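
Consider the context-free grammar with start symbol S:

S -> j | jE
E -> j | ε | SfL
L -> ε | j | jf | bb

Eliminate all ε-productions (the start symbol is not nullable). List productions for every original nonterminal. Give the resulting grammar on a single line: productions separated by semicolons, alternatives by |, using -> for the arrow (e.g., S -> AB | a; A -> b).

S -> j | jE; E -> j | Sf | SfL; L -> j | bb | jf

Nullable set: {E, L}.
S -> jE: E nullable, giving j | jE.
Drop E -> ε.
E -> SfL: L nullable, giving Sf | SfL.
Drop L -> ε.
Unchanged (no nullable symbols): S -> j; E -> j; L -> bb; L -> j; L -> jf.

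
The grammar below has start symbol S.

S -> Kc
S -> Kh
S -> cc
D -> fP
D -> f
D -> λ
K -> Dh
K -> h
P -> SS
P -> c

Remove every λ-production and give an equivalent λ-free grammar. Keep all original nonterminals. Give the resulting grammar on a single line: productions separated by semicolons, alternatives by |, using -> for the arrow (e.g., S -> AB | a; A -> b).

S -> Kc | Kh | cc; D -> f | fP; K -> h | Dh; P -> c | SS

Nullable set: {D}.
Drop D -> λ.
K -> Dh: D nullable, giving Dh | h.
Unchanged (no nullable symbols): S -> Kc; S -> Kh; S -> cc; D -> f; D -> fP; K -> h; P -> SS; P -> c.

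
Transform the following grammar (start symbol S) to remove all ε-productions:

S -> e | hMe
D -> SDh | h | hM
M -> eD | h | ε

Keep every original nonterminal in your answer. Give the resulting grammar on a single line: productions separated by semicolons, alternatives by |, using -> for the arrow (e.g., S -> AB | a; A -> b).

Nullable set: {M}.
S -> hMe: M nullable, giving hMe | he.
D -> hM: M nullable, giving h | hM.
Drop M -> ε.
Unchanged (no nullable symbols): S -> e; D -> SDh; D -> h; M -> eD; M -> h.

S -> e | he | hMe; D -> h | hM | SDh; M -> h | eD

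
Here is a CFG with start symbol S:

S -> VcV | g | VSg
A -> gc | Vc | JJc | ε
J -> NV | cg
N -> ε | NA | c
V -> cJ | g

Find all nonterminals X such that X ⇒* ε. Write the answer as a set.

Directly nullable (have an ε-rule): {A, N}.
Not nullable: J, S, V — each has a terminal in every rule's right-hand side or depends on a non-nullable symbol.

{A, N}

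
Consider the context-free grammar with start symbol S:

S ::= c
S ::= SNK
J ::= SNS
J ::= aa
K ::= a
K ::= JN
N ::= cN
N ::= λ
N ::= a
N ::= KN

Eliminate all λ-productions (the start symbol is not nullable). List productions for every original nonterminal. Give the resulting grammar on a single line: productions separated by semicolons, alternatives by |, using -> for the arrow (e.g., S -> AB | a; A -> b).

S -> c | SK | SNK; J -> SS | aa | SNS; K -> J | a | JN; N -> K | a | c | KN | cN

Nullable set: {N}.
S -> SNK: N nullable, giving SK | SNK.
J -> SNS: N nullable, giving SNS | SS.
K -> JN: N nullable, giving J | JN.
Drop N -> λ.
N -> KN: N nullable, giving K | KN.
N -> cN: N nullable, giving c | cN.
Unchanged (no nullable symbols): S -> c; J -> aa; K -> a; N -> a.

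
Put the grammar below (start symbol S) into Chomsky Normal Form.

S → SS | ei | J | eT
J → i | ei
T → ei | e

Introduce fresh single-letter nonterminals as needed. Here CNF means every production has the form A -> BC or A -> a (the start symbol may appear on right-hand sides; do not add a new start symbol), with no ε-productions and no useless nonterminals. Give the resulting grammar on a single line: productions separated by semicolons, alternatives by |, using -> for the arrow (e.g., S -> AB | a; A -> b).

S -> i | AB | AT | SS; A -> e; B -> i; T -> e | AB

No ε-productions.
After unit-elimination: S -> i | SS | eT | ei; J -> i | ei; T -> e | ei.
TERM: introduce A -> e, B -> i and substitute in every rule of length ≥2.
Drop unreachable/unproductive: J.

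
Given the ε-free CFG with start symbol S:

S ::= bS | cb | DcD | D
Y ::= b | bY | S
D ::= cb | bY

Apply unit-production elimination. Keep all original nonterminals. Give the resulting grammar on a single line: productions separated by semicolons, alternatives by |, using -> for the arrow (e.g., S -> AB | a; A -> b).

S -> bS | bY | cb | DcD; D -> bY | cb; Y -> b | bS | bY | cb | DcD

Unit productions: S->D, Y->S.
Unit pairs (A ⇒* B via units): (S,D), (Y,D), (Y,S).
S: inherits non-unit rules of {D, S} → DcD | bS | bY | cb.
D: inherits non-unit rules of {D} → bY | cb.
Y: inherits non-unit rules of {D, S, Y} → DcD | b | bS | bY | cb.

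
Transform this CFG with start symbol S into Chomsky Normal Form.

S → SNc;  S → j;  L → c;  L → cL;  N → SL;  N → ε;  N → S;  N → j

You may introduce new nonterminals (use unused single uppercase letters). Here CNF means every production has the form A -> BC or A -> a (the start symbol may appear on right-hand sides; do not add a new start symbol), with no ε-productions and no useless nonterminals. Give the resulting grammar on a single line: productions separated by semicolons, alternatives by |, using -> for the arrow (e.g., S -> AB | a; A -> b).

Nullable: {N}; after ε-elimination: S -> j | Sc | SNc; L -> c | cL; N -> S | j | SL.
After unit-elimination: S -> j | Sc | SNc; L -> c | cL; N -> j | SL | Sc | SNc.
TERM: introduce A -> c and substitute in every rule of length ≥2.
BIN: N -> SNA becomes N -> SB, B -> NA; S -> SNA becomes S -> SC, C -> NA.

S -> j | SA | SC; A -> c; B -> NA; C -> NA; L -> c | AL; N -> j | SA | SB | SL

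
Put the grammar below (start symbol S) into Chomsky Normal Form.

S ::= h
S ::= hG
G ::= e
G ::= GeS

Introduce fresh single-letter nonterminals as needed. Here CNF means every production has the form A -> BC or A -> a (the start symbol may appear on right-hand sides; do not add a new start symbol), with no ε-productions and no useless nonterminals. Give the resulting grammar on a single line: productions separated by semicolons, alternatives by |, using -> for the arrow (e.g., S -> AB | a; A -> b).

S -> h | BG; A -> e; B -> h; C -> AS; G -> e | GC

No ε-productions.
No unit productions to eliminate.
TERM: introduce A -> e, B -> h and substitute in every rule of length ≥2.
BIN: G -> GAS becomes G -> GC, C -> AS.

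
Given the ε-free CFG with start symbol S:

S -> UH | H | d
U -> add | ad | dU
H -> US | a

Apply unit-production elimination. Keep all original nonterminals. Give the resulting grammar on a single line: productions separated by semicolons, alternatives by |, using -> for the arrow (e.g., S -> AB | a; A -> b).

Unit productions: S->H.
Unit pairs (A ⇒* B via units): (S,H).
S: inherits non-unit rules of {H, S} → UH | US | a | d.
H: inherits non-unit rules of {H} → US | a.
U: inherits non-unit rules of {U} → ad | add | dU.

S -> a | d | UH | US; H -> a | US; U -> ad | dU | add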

-----

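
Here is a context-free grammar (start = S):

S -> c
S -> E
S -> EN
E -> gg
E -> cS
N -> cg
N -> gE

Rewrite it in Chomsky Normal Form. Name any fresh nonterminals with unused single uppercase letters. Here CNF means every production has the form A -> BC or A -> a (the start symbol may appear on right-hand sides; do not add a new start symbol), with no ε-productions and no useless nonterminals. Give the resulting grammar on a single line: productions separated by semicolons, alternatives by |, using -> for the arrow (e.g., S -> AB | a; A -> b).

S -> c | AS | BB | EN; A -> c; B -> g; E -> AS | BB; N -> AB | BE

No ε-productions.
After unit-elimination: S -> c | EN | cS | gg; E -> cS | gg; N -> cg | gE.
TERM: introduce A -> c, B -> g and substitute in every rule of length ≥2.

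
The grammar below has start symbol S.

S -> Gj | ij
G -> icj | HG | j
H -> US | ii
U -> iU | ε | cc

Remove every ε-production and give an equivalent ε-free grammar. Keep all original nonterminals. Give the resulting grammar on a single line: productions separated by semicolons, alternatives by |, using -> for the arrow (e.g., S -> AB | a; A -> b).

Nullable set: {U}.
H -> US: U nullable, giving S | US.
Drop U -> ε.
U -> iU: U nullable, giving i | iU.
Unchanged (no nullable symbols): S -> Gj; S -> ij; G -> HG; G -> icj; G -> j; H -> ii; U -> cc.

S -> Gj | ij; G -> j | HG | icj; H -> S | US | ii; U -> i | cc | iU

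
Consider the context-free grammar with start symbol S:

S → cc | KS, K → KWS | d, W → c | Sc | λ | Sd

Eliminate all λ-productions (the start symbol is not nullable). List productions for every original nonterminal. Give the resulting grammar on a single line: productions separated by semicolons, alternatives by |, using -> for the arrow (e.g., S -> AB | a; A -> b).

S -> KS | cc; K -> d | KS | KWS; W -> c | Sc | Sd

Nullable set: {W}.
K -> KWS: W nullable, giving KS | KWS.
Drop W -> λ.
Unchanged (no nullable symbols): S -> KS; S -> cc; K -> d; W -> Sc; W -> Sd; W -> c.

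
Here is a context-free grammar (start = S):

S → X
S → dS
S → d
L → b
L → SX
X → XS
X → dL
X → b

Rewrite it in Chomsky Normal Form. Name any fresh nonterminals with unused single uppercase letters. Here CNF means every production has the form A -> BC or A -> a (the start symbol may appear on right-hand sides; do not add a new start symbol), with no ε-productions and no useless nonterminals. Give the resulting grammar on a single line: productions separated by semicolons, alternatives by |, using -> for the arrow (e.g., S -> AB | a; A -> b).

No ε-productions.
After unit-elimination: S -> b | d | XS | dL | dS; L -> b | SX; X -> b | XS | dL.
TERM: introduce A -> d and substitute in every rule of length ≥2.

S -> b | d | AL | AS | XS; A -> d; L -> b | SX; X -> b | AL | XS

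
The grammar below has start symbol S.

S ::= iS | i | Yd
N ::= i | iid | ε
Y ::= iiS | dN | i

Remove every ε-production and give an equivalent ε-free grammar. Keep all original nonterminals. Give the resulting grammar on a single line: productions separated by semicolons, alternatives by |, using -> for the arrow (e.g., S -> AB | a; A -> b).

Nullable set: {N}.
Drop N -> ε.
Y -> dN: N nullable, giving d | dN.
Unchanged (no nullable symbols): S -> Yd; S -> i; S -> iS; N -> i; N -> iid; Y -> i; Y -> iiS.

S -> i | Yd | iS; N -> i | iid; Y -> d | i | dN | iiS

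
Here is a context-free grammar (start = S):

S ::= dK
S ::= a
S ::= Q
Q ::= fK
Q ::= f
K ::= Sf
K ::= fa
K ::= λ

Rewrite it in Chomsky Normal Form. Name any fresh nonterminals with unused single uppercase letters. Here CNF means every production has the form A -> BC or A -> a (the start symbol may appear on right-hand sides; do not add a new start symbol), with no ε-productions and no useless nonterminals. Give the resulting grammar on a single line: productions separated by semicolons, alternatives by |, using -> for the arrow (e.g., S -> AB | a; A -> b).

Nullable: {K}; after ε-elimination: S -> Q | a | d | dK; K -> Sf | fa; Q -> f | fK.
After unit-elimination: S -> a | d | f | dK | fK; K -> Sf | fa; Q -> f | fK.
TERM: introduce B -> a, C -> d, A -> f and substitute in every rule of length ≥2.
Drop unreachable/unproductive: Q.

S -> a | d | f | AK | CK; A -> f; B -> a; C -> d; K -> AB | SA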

-----

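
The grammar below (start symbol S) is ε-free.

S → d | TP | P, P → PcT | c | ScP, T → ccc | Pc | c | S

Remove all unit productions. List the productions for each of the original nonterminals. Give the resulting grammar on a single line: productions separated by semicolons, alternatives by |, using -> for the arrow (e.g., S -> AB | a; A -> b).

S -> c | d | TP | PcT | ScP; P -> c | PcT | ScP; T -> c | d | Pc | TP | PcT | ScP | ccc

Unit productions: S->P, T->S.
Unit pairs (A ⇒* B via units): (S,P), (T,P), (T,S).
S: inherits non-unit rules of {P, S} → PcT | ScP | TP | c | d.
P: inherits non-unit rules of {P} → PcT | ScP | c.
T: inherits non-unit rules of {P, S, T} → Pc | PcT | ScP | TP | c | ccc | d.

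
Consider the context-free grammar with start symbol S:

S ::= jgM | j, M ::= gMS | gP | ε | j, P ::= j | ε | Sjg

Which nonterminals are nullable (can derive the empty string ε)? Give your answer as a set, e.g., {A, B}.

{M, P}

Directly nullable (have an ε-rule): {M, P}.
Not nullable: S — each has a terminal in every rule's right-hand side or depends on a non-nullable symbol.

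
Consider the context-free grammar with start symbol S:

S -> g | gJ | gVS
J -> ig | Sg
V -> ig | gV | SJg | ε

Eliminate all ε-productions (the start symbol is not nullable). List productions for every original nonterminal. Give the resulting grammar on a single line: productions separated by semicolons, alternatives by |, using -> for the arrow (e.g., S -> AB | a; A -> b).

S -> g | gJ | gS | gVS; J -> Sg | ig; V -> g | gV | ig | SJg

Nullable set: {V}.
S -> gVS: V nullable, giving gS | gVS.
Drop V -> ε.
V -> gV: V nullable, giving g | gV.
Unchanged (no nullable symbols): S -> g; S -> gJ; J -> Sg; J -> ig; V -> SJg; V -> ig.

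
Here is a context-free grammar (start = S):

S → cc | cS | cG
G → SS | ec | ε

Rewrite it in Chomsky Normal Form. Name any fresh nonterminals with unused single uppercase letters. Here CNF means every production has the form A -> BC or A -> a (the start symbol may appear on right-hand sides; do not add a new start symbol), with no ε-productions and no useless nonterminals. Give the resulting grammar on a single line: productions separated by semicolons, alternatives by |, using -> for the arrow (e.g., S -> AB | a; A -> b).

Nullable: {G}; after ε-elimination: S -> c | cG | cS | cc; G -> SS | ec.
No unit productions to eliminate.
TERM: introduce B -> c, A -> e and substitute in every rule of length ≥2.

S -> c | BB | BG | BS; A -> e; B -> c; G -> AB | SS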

-----

Assignment> Copy every line above that includes the string "Transform".

Response to the task>
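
Transform the following grammar (start symbol S) to remove all ε-productions:
Transform this CFG with start symbol S into Chomsky Normal Form.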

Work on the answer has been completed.